EXERCISE OBJECTIVE - Word for word, retype the tail of the data below, starting with the line that has "Conditions in the" and including the last line.

RECORDS SUPPLIED -
========

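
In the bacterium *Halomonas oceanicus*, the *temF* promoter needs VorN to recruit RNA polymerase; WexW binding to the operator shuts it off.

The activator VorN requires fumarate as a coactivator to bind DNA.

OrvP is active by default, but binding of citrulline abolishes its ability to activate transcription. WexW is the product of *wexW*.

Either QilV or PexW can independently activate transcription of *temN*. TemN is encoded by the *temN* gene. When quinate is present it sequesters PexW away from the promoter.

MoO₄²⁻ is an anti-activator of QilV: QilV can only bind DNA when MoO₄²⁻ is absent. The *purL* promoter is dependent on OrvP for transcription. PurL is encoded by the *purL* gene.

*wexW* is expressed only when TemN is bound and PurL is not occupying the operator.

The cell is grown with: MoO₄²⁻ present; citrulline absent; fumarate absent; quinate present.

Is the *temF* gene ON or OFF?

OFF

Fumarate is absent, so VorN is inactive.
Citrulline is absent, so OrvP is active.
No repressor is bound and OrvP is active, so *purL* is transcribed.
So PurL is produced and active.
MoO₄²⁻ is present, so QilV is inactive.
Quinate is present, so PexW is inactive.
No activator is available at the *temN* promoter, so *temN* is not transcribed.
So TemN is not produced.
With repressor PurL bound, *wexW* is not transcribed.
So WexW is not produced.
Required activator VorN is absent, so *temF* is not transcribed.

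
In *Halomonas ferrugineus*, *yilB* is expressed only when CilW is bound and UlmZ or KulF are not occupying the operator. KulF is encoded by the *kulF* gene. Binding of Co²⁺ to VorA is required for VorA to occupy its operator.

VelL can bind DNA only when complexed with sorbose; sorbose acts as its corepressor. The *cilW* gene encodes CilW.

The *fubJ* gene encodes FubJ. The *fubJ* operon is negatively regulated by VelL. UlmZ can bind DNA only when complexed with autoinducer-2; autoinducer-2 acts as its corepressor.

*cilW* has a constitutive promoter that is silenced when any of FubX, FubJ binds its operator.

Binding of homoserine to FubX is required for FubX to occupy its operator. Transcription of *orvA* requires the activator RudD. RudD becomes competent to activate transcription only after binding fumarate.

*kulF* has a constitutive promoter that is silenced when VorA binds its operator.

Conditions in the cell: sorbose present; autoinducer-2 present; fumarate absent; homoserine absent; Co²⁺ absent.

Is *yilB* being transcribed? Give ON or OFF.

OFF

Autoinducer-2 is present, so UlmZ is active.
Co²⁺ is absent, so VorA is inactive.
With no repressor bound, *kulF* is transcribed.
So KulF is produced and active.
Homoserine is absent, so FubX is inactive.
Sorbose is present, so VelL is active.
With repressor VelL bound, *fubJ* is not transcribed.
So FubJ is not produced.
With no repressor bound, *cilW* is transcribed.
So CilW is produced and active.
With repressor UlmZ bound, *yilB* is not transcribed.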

========

TASK SOLUTION -
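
Conditions in the cell: sorbose present; autoinducer-2 present; fumarate absent; homoserine absent; Co²⁺ absent.

Is *yilB* being transcribed? Give ON or OFF.

OFF

Autoinducer-2 is present, so UlmZ is active.
Co²⁺ is absent, so VorA is inactive.
With no repressor bound, *kulF* is transcribed.
So KulF is produced and active.
Homoserine is absent, so FubX is inactive.
Sorbose is present, so VelL is active.
With repressor VelL bound, *fubJ* is not transcribed.
So FubJ is not produced.
With no repressor bound, *cilW* is transcribed.
So CilW is produced and active.
With repressor UlmZ bound, *yilB* is not transcribed.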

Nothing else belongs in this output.